--- Material for this task ---

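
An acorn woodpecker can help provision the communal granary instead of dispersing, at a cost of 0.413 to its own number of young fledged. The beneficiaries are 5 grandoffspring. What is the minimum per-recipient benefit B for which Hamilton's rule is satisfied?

0.3304

r to a grandoffspring = 1/4 (two parent–offspring links: r = (1/2)^2 = 1/4).
Hamilton's rule with n recipients of equal r: n·r·B > C, so B > C/(n·r) = 0.413/(5·0.25) = 0.3304.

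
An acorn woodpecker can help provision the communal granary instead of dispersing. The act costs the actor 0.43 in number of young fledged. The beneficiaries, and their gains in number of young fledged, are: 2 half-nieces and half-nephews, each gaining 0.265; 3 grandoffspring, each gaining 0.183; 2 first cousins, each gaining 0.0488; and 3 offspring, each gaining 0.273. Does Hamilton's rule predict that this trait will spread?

Yes

Hamilton's rule: the trait is favored when the sum of r·B over every recipient exceeds the actor's cost C.
r to a half-niece or half-nephew = 0.125 (half-aunt/uncle↔niece/nephew: one path of length 3: r = (1/2)^3 = 1/8).
r to a grandoffspring = 0.25 (two parent–offspring links: r = (1/2)^2 = 1/4).
r to a first cousin = 0.125 (first cousins share one grandparent pair — two paths of length 4: r = 2·(1/2)^4 = 1/8).
r to an offspring = 1/2 (one parent–offspring link: r = (1/2)^1 = 1/2).
Summing one r·B term per recipient: 2·0.125·0.265 + 3·0.25·0.183 + 2·0.125·0.0488 + 3·0.5·0.273 = 0.6252.
0.6252 > 0.43: the indirect benefit exceeds the cost.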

---

What is needed>
Having read the entries above, restate them all word for word.

Solution below>
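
An acorn woodpecker can help provision the communal granary instead of dispersing, at a cost of 0.413 to its own number of young fledged. The beneficiaries are 5 grandoffspring. What is the minimum per-recipient benefit B for which Hamilton's rule is satisfied?

0.3304

r to a grandoffspring = 1/4 (two parent–offspring links: r = (1/2)^2 = 1/4).
Hamilton's rule with n recipients of equal r: n·r·B > C, so B > C/(n·r) = 0.413/(5·0.25) = 0.3304.

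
An acorn woodpecker can help provision the communal granary instead of dispersing. The act costs the actor 0.43 in number of young fledged. The beneficiaries, and their gains in number of young fledged, are: 2 half-nieces and half-nephews, each gaining 0.265; 3 grandoffspring, each gaining 0.183; 2 first cousins, each gaining 0.0488; and 3 offspring, each gaining 0.273. Does Hamilton's rule predict that this trait will spread?

Yes

Hamilton's rule: the trait is favored when the sum of r·B over every recipient exceeds the actor's cost C.
r to a half-niece or half-nephew = 0.125 (half-aunt/uncle↔niece/nephew: one path of length 3: r = (1/2)^3 = 1/8).
r to a grandoffspring = 0.25 (two parent–offspring links: r = (1/2)^2 = 1/4).
r to a first cousin = 0.125 (first cousins share one grandparent pair — two paths of length 4: r = 2·(1/2)^4 = 1/8).
r to an offspring = 1/2 (one parent–offspring link: r = (1/2)^1 = 1/2).
Summing one r·B term per recipient: 2·0.125·0.265 + 3·0.25·0.183 + 2·0.125·0.0488 + 3·0.5·0.273 = 0.6252.
0.6252 > 0.43: the indirect benefit exceeds the cost.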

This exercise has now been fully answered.